→ EXERCISE DETAILS: Start at the first record below and retype through the last, exactly.

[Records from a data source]
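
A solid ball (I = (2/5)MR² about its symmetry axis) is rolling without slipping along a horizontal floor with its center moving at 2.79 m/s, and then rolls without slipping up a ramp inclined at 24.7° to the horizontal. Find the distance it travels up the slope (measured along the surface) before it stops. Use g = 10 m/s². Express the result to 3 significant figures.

For this body I = (2/5)MR², i.e. k = I/(MR²) = 0.4.
The rolling condition ω = v/R makes the rotational term ½I(v/R)² = ½kMv², so KE_total = ½(1+k)Mv² = (7/10)Mv².
Setting this equal to Mgh gives the vertical rise h = (1+k)v₀²/(2g) = 1.4×2.79²/(2×10) = 0.5449 m.
The distance along the slope is d = h/sinθ = 0.5449/sin24.7° ≈ 1.30 m.

d ≈ 1.30 m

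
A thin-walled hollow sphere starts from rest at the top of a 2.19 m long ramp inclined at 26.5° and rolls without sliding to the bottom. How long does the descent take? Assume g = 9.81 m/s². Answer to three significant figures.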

→ RESPONSE:
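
A solid ball (I = (2/5)MR² about its symmetry axis) is rolling without slipping along a horizontal floor with its center moving at 2.79 m/s, and then rolls without slipping up a ramp inclined at 24.7° to the horizontal. Find the distance it travels up the slope (measured along the surface) before it stops. Use g = 10 m/s². Express the result to 3 significant figures.

For this body I = (2/5)MR², i.e. k = I/(MR²) = 0.4.
The rolling condition ω = v/R makes the rotational term ½I(v/R)² = ½kMv², so KE_total = ½(1+k)Mv² = (7/10)Mv².
Setting this equal to Mgh gives the vertical rise h = (1+k)v₀²/(2g) = 1.4×2.79²/(2×10) = 0.5449 m.
The distance along the slope is d = h/sinθ = 0.5449/sin24.7° ≈ 1.30 m.

d ≈ 1.30 m

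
A thin-walled hollow sphere starts from rest at the top of a 2.19 m long ramp inclined at 26.5° and rolls without sliding to the bottom. How long does the descent take? Assume g = 9.81 m/s². Answer to three significant figures.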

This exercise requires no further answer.